* **TASK DIRECTIONS**
Please give the data again in full, precisely as it is written.

(Beginning of TASK INPUTS)

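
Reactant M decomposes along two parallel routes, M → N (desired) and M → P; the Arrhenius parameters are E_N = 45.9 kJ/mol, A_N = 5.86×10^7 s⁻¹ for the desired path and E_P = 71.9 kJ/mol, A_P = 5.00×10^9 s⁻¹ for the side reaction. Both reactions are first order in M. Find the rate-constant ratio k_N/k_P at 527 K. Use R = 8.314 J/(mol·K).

With equal orders, S_{N/P} = k_N/k_P = (A_N/A_P)·exp[(E_P−E_N)/(RT)].
(E_P−E_N)/(RT) = (71.9−45.9)×10³/(8.314×527) = 26000/4381 = 5.934.
k_N/k_P = (5.86×10^7/5.00×10^9)·exp(5.934) = 0.01172 × 377.7 = 4.43.

4.43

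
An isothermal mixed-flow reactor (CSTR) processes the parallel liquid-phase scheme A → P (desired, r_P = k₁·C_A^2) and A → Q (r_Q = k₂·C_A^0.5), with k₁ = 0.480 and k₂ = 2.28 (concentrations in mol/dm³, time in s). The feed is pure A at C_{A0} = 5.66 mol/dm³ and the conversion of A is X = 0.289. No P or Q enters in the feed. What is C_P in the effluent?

1.03 mol/dm³

Exit C_A = C_{A0}(1−X) = 5.66×0.711 = 4.024 mol/dm³.
In a CSTR the entire volume is at exit conditions, so r_P = 0.480×4.024^2 = 7.773 and r_Q = 2.28×4.024^0.5 = 4.574.
Fraction of consumed A going to P: r_P/(r_P+r_Q) = 0.6296.
C_P = 0.6296·C_{A0}·X = 0.6296×5.66×0.289 = 1.03 mol/dm³.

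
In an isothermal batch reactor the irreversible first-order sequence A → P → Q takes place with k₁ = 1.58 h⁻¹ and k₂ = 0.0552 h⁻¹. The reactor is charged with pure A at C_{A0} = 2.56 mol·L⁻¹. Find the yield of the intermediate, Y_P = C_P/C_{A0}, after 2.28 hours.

0.885

For first-order series with pure A initially, C_P(t) = k₁C_{A0}/(k₂−k₁)·(e^(−k₁t) − e^(−k₂t)).
e^(−k₁t) = e^(−1.58×2.28) = e^(−3.602) = 0.02726; e^(−k₂t) = e^(−0.1259) = 0.8817.
C_P = 1.58×2.56/(0.0552−1.58) × (0.02726−0.8817) = (-2.653)×(-0.8545) = 2.267 mol·L⁻¹.
Y_P = C_P/C_{A0} = 2.267/2.56 = 0.885.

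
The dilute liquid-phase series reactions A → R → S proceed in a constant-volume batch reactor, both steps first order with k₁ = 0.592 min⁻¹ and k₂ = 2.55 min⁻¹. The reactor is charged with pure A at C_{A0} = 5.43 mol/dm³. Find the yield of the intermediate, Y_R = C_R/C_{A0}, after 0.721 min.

0.149

For first-order series with pure A initially, C_R(t) = k₁C_{A0}/(k₂−k₁)·(e^(−k₁t) − e^(−k₂t)).
e^(−k₁t) = e^(−0.592×0.721) = e^(−0.4268) = 0.6526; e^(−k₂t) = e^(−1.839) = 0.1590.
C_R = 0.592×5.43/(2.55−0.592) × (0.6526−0.1590) = 1.642×0.4935 = 0.8102 mol/dm³.
Y_R = C_R/C_{A0} = 0.8102/5.43 = 0.149.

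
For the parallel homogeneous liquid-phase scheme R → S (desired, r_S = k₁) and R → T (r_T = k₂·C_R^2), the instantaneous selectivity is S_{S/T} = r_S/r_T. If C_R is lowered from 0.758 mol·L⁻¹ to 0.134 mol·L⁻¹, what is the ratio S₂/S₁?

S_{S/T} = (k₁/k₂)·C_R^-2, so S₂/S₁ = (C_{R,2}/C_{R,1})^-2.
= (0.134/0.758)^(-2) = (0.1768)^(-2) = 32.0.
Selectivity toward S rises as C_R falls — low-concentration operation is favoured.

32.0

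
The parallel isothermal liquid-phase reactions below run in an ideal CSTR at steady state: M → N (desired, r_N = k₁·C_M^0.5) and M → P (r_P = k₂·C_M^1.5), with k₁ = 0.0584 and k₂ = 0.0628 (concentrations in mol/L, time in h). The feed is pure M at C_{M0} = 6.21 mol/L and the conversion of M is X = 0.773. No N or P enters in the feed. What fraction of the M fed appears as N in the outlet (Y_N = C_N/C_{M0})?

0.307

Exit C_M = C_{M0}(1−X) = 6.21×0.227 = 1.410 mol/L.
In a CSTR the entire volume is at exit conditions, so r_N = 0.0584×1.410^0.5 = 0.06934 and r_P = 0.0628×1.410^1.5 = 0.1051.
Fraction of consumed M going to N: r_N/(r_N+r_P) = 0.3975.
C_N = 0.3975·C_{M0}·X = 0.3975×6.21×0.773 = 1.91 mol/L; Y_N = C_N/C_{M0} = 0.307.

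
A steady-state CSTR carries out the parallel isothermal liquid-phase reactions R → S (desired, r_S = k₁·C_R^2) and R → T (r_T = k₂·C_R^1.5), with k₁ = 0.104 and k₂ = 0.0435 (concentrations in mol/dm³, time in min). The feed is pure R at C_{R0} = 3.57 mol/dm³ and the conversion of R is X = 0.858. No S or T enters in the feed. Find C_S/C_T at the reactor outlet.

Exit C_R = C_{R0}(1−X) = 3.57×0.142 = 0.5069 mol/dm³.
In a CSTR the entire volume is at exit conditions, so r_S = 0.104×0.5069^2 = 0.02673 and r_T = 0.0435×0.5069^1.5 = 0.01570.
Overall selectivity = C_S/C_T = r_Sτ/(r_Tτ) = r_S/r_T = 1.70.

1.70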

(End of TASK INPUTS)

* **ANSWER SECTION**
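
Reactant M decomposes along two parallel routes, M → N (desired) and M → P; the Arrhenius parameters are E_N = 45.9 kJ/mol, A_N = 5.86×10^7 s⁻¹ for the desired path and E_P = 71.9 kJ/mol, A_P = 5.00×10^9 s⁻¹ for the side reaction. Both reactions are first order in M. Find the rate-constant ratio k_N/k_P at 527 K. Use R = 8.314 J/(mol·K).

With equal orders, S_{N/P} = k_N/k_P = (A_N/A_P)·exp[(E_P−E_N)/(RT)].
(E_P−E_N)/(RT) = (71.9−45.9)×10³/(8.314×527) = 26000/4381 = 5.934.
k_N/k_P = (5.86×10^7/5.00×10^9)·exp(5.934) = 0.01172 × 377.7 = 4.43.

4.43

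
An isothermal mixed-flow reactor (CSTR) processes the parallel liquid-phase scheme A → P (desired, r_P = k₁·C_A^2) and A → Q (r_Q = k₂·C_A^0.5), with k₁ = 0.480 and k₂ = 2.28 (concentrations in mol/dm³, time in s). The feed is pure A at C_{A0} = 5.66 mol/dm³ and the conversion of A is X = 0.289. No P or Q enters in the feed. What is C_P in the effluent?

1.03 mol/dm³

Exit C_A = C_{A0}(1−X) = 5.66×0.711 = 4.024 mol/dm³.
In a CSTR the entire volume is at exit conditions, so r_P = 0.480×4.024^2 = 7.773 and r_Q = 2.28×4.024^0.5 = 4.574.
Fraction of consumed A going to P: r_P/(r_P+r_Q) = 0.6296.
C_P = 0.6296·C_{A0}·X = 0.6296×5.66×0.289 = 1.03 mol/dm³.

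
In an isothermal batch reactor the irreversible first-order sequence A → P → Q takes place with k₁ = 1.58 h⁻¹ and k₂ = 0.0552 h⁻¹. The reactor is charged with pure A at C_{A0} = 2.56 mol·L⁻¹. Find the yield of the intermediate, Y_P = C_P/C_{A0}, after 2.28 hours.

0.885

For first-order series with pure A initially, C_P(t) = k₁C_{A0}/(k₂−k₁)·(e^(−k₁t) − e^(−k₂t)).
e^(−k₁t) = e^(−1.58×2.28) = e^(−3.602) = 0.02726; e^(−k₂t) = e^(−0.1259) = 0.8817.
C_P = 1.58×2.56/(0.0552−1.58) × (0.02726−0.8817) = (-2.653)×(-0.8545) = 2.267 mol·L⁻¹.
Y_P = C_P/C_{A0} = 2.267/2.56 = 0.885.

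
The dilute liquid-phase series reactions A → R → S proceed in a constant-volume batch reactor, both steps first order with k₁ = 0.592 min⁻¹ and k₂ = 2.55 min⁻¹. The reactor is charged with pure A at C_{A0} = 5.43 mol/dm³. Find the yield of the intermediate, Y_R = C_R/C_{A0}, after 0.721 min.

0.149

For first-order series with pure A initially, C_R(t) = k₁C_{A0}/(k₂−k₁)·(e^(−k₁t) − e^(−k₂t)).
e^(−k₁t) = e^(−0.592×0.721) = e^(−0.4268) = 0.6526; e^(−k₂t) = e^(−1.839) = 0.1590.
C_R = 0.592×5.43/(2.55−0.592) × (0.6526−0.1590) = 1.642×0.4935 = 0.8102 mol/dm³.
Y_R = C_R/C_{A0} = 0.8102/5.43 = 0.149.

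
For the parallel homogeneous liquid-phase scheme R → S (desired, r_S = k₁) and R → T (r_T = k₂·C_R^2), the instantaneous selectivity is S_{S/T} = r_S/r_T. If C_R is lowered from 0.758 mol·L⁻¹ to 0.134 mol·L⁻¹, what is the ratio S₂/S₁?

S_{S/T} = (k₁/k₂)·C_R^-2, so S₂/S₁ = (C_{R,2}/C_{R,1})^-2.
= (0.134/0.758)^(-2) = (0.1768)^(-2) = 32.0.
Selectivity toward S rises as C_R falls — low-concentration operation is favoured.

32.0

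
The parallel isothermal liquid-phase reactions below run in an ideal CSTR at steady state: M → N (desired, r_N = k₁·C_M^0.5) and M → P (r_P = k₂·C_M^1.5), with k₁ = 0.0584 and k₂ = 0.0628 (concentrations in mol/L, time in h). The feed is pure M at C_{M0} = 6.21 mol/L and the conversion of M is X = 0.773. No N or P enters in the feed. What fraction of the M fed appears as N in the outlet (Y_N = C_N/C_{M0})?

0.307

Exit C_M = C_{M0}(1−X) = 6.21×0.227 = 1.410 mol/L.
In a CSTR the entire volume is at exit conditions, so r_N = 0.0584×1.410^0.5 = 0.06934 and r_P = 0.0628×1.410^1.5 = 0.1051.
Fraction of consumed M going to N: r_N/(r_N+r_P) = 0.3975.
C_N = 0.3975·C_{M0}·X = 0.3975×6.21×0.773 = 1.91 mol/L; Y_N = C_N/C_{M0} = 0.307.

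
A steady-state CSTR carries out the parallel isothermal liquid-phase reactions R → S (desired, r_S = k₁·C_R^2) and R → T (r_T = k₂·C_R^1.5), with k₁ = 0.104 and k₂ = 0.0435 (concentrations in mol/dm³, time in min). The feed is pure R at C_{R0} = 3.57 mol/dm³ and the conversion of R is X = 0.858. No S or T enters in the feed. Find C_S/C_T at the reactor outlet.

Exit C_R = C_{R0}(1−X) = 3.57×0.142 = 0.5069 mol/dm³.
In a CSTR the entire volume is at exit conditions, so r_S = 0.104×0.5069^2 = 0.02673 and r_T = 0.0435×0.5069^1.5 = 0.01570.
Overall selectivity = C_S/C_T = r_Sτ/(r_Tτ) = r_S/r_T = 1.70.

1.70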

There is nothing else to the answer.